» **AVAILABLE DATA**:
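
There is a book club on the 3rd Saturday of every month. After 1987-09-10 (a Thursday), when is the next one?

September 1987 starts on a Tuesday; its first Saturday is the 5th, so the 3rd Saturday is the 19th — 1987-09-19.
1987-09-19 is after 1987-09-10, so that is the next one.

1987-09-19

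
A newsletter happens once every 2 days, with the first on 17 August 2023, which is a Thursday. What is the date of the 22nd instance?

The 22nd occurrence is 21 intervals after the first: 21 × 2 = 42 days after 17 August 2023.
August has 31 days — 14 days to the end of August leaves 28.
28 days into September → 28 September 2023.

28 September 2023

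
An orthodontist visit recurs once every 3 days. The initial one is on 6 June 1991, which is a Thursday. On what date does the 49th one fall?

28 October 1991

The 49th occurrence is 48 intervals after the first: 48 × 3 = 144 days after 6 June 1991.
June has 30 days — 24 days to the end of June leaves 120.
July has 31 days (89 left).
August has 31 days (58 left).
September has 30 days (28 left).
28 days into October → 28 October 1991.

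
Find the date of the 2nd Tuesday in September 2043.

2043-09-08

The first Tuesday of September 2043 is September 1.
The 2nd Tuesday is 1 weeks later: 1 + 7 = 8.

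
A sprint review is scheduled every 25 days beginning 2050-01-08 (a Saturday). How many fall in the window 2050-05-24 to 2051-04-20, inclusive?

13

Occurrences land 25·i days after 2050-01-08 for i = 0, 1, 2, …
2050-05-24 is 136 days after the start; 136 ÷ 25 = 5 remainder 11; since the remainder is 11, round up to i = 6. First occurrence in the window: #7 on 2050-06-07 (6×25 = 150 days in).
2051-04-20 is 467 days after the start; 467 ÷ 25 = 18 remainder 17. Last occurrence in the window: #19 on 2051-04-03.
Occurrences #7 through #19: 13 in total.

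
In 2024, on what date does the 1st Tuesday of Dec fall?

Dec 3, 2024

The first Tuesday of Dec 2024 is Dec 3.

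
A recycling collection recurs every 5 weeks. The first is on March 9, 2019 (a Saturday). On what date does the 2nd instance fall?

The 2nd occurrence is 1 interval after the first: 1 × 35 = 35 days after March 9, 2019.
March has 31 days — 22 days to the end of March leaves 13.
13 days into April → April 13, 2019.

April 13, 2019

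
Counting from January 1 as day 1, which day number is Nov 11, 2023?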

» **INSTRUCTIONS TO FOLLOW**:
Return all of the above records exactly, leaving no line out.

» **FINAL ANSWER**:
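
There is a book club on the 3rd Saturday of every month. After 1987-09-10 (a Thursday), when is the next one?

September 1987 starts on a Tuesday; its first Saturday is the 5th, so the 3rd Saturday is the 19th — 1987-09-19.
1987-09-19 is after 1987-09-10, so that is the next one.

1987-09-19

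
A newsletter happens once every 2 days, with the first on 17 August 2023, which is a Thursday. What is the date of the 22nd instance?

The 22nd occurrence is 21 intervals after the first: 21 × 2 = 42 days after 17 August 2023.
August has 31 days — 14 days to the end of August leaves 28.
28 days into September → 28 September 2023.

28 September 2023

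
An orthodontist visit recurs once every 3 days. The initial one is on 6 June 1991, which is a Thursday. On what date does the 49th one fall?

28 October 1991

The 49th occurrence is 48 intervals after the first: 48 × 3 = 144 days after 6 June 1991.
June has 30 days — 24 days to the end of June leaves 120.
July has 31 days (89 left).
August has 31 days (58 left).
September has 30 days (28 left).
28 days into October → 28 October 1991.

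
Find the date of the 2nd Tuesday in September 2043.

2043-09-08

The first Tuesday of September 2043 is September 1.
The 2nd Tuesday is 1 weeks later: 1 + 7 = 8.

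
A sprint review is scheduled every 25 days beginning 2050-01-08 (a Saturday). How many fall in the window 2050-05-24 to 2051-04-20, inclusive?

13

Occurrences land 25·i days after 2050-01-08 for i = 0, 1, 2, …
2050-05-24 is 136 days after the start; 136 ÷ 25 = 5 remainder 11; since the remainder is 11, round up to i = 6. First occurrence in the window: #7 on 2050-06-07 (6×25 = 150 days in).
2051-04-20 is 467 days after the start; 467 ÷ 25 = 18 remainder 17. Last occurrence in the window: #19 on 2051-04-03.
Occurrences #7 through #19: 13 in total.

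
In 2024, on what date does the 1st Tuesday of Dec fall?

Dec 3, 2024

The first Tuesday of Dec 2024 is Dec 3.

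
A recycling collection recurs every 5 weeks. The first is on March 9, 2019 (a Saturday). On what date does the 2nd instance fall?

The 2nd occurrence is 1 interval after the first: 1 × 35 = 35 days after March 9, 2019.
March has 31 days — 22 days to the end of March leaves 13.
13 days into April → April 13, 2019.

April 13, 2019

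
Counting from January 1 as day 1, which day number is Nov 11, 2023?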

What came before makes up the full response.